[Start of section]

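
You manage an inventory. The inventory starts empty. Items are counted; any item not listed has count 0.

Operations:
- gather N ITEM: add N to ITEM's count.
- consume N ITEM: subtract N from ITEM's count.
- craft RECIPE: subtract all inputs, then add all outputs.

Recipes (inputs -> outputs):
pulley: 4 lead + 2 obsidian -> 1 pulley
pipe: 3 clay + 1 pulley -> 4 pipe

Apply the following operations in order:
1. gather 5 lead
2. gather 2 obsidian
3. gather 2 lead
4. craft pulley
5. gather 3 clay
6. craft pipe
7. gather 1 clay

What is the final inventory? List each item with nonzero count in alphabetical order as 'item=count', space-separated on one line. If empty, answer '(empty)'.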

[End of section]
[Start of section]

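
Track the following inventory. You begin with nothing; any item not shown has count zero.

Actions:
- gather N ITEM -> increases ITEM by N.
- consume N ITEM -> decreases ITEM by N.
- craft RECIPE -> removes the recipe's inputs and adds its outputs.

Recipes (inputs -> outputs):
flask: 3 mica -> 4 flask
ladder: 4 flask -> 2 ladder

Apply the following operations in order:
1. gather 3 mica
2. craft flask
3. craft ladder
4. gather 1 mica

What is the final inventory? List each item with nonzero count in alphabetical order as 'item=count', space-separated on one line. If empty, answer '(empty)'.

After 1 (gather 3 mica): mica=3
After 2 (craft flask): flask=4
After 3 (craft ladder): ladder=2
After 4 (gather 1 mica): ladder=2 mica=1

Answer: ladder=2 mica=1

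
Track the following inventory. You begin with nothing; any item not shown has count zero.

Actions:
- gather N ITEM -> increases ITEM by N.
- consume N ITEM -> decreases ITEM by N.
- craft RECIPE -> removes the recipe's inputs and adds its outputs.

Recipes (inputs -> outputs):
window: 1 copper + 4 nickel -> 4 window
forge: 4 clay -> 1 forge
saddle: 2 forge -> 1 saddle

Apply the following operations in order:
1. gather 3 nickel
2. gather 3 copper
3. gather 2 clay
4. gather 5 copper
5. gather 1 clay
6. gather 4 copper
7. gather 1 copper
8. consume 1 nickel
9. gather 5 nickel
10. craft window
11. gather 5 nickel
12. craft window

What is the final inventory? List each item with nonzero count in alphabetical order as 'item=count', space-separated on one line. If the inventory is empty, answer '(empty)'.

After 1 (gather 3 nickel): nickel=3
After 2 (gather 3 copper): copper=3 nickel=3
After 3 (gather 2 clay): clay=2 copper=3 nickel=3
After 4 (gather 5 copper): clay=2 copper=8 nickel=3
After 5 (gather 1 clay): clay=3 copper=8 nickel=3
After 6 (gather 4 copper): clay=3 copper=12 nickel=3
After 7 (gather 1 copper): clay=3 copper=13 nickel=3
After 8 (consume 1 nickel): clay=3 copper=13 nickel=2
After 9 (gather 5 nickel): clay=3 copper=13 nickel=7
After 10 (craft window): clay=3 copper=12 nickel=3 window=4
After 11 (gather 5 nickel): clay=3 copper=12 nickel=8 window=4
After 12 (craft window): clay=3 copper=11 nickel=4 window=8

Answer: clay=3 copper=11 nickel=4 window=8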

[End of section]
[Start of section]

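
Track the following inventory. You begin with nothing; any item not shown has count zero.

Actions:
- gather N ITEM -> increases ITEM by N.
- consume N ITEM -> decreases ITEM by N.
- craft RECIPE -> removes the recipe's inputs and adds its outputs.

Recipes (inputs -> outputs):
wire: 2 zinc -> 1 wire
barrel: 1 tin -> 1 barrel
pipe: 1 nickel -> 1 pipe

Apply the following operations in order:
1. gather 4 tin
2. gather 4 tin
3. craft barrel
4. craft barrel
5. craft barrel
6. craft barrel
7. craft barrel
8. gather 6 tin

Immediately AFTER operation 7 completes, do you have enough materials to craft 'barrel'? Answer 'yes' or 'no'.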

[End of section]

* [EXERCISE PROMPT]:
Looking at the data above, count each line that holds the word "barrel" and report the count alone.

* [RESPONSE AREA]:
7